## [ACTIVITY]
The full listing needs to be output exactly.

## [MATERIAL FOR THE TASK]
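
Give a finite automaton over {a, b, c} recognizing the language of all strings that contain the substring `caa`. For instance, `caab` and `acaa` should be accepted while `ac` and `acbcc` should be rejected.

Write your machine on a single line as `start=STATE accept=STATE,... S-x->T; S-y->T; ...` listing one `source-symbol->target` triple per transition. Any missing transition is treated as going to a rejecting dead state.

start=q0; accept=q3; q0-a->q0; q0-b->q0; q0-c->q1; q1-a->q2; q1-b->q0; q1-c->q1; q2-a->q3; q2-b->q0; q2-c->q1; q3-a->q3; q3-b->q3; q3-c->q3

States q0..q2 record the length of the longest prefix of `caa` that matches the current input suffix. Reaching q3 means `caa` has been seen, and we stay there forever. Accept from q3.
        a   b   c  
>  q0   q0  q0  q1 
   q1   q2  q0  q1 
   q2   q3  q0  q1 
 * q3   q3  q3  q3 
(> = start, * = accepting)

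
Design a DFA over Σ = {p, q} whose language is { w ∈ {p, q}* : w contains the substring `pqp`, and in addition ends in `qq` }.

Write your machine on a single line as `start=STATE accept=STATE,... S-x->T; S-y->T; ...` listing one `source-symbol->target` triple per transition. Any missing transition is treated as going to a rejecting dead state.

start=S0; accept=S5; S0-p->S1; S0-q->S0; S1-p->S1; S1-q->S2; S2-p->S3; S2-q->S0; S3-p->S3; S3-q->S4; S4-p->S3; S4-q->S5; S5-p->S3; S5-q->S5

Run two small machines in parallel and take their product. The first has 4 states tracking whether and how much of `pqp` has been seen; the second has 3 states tracking how much of the suffix `qq` has currently been matched. A product state is a pair (one from each), accepting exactly when both do. Minimizing collapses redundant product states.
With 6 states:
        p   q  
>  S0   S1  S0 
   S1   S1  S2 
   S2   S3  S0 
   S3   S3  S4 
   S4   S3  S5 
 * S5   S3  S5 
(> = start, * = accepting)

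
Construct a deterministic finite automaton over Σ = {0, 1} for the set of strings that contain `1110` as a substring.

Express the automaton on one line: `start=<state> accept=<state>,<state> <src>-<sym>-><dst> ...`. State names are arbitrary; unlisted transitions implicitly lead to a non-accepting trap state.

Track how much of `1110` has been matched so far: state A is no progress, E is the absorbing accept state reached once `1110` has occurred. Intermediate states record partial matches; on a mismatch, fall back to the longest reusable overlap.
A 5-state machine:
       0  1 
>  A   A  B 
   B   A  C 
   C   A  D 
   D   E  D 
 * E   E  E 
(> = start, * = accepting)

start=A accept=E A-0->A A-1->B B-0->A B-1->C C-0->A C-1->D D-0->E D-1->D E-0->E E-1->E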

## [ANSWER TO THIS TASK]
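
Give a finite automaton over {a, b, c} recognizing the language of all strings that contain the substring `caa`. For instance, `caab` and `acaa` should be accepted while `ac` and `acbcc` should be rejected.

Write your machine on a single line as `start=STATE accept=STATE,... S-x->T; S-y->T; ...` listing one `source-symbol->target` triple per transition. Any missing transition is treated as going to a rejecting dead state.

start=q0; accept=q3; q0-a->q0; q0-b->q0; q0-c->q1; q1-a->q2; q1-b->q0; q1-c->q1; q2-a->q3; q2-b->q0; q2-c->q1; q3-a->q3; q3-b->q3; q3-c->q3

States q0..q2 record the length of the longest prefix of `caa` that matches the current input suffix. Reaching q3 means `caa` has been seen, and we stay there forever. Accept from q3.
        a   b   c  
>  q0   q0  q0  q1 
   q1   q2  q0  q1 
   q2   q3  q0  q1 
 * q3   q3  q3  q3 
(> = start, * = accepting)

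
Design a DFA over Σ = {p, q} whose language is { w ∈ {p, q}* : w contains the substring `pqp`, and in addition ends in `qq` }.

Write your machine on a single line as `start=STATE accept=STATE,... S-x->T; S-y->T; ...` listing one `source-symbol->target` triple per transition. Any missing transition is treated as going to a rejecting dead state.

start=S0; accept=S5; S0-p->S1; S0-q->S0; S1-p->S1; S1-q->S2; S2-p->S3; S2-q->S0; S3-p->S3; S3-q->S4; S4-p->S3; S4-q->S5; S5-p->S3; S5-q->S5

Run two small machines in parallel and take their product. The first has 4 states tracking whether and how much of `pqp` has been seen; the second has 3 states tracking how much of the suffix `qq` has currently been matched. A product state is a pair (one from each), accepting exactly when both do. Minimizing collapses redundant product states.
With 6 states:
        p   q  
>  S0   S1  S0 
   S1   S1  S2 
   S2   S3  S0 
   S3   S3  S4 
   S4   S3  S5 
 * S5   S3  S5 
(> = start, * = accepting)

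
Construct a deterministic finite automaton over Σ = {0, 1} for the set of strings that contain `1110` as a substring.

Express the automaton on one line: `start=<state> accept=<state>,<state> <src>-<sym>-><dst> ...`. State names are arbitrary; unlisted transitions implicitly lead to a non-accepting trap state.

Track how much of `1110` has been matched so far: state A is no progress, E is the absorbing accept state reached once `1110` has occurred. Intermediate states record partial matches; on a mismatch, fall back to the longest reusable overlap.
A 5-state machine:
       0  1 
>  A   A  B 
   B   A  C 
   C   A  D 
   D   E  D 
 * E   E  E 
(> = start, * = accepting)

start=A accept=E A-0->A A-1->B B-0->A B-1->C C-0->A C-1->D D-0->E D-1->D E-0->E E-1->E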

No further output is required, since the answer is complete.